Stored items:
Content starts
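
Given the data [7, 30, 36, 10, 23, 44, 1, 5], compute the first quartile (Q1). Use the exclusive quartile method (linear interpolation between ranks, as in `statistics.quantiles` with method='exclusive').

5.5

Step 1: Sort the data: [1, 5, 7, 10, 23, 30, 36, 44]
Step 2: n = 8
Step 3: Using the exclusive quartile method:
  Q1 = 5.5
  Q2 (median) = 16.5
  Q3 = 34.5
  IQR = Q3 - Q1 = 34.5 - 5.5 = 29
Step 4: Q1 = 5.5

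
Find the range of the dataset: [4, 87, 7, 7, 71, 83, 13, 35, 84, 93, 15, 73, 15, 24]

89

Step 1: Identify the maximum value: max = 93
Step 2: Identify the minimum value: min = 4
Step 3: Range = max - min = 93 - 4 = 89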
Content ends
* AIM OF THE TASK:
Write out only those lines of the entries that lie between the line containing "Find the range" and the last line, inclusive, reproducing them exactly.

* PROBLEM SOLUTION:
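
Find the range of the dataset: [4, 87, 7, 7, 71, 83, 13, 35, 84, 93, 15, 73, 15, 24]

89

Step 1: Identify the maximum value: max = 93
Step 2: Identify the minimum value: min = 4
Step 3: Range = max - min = 93 - 4 = 89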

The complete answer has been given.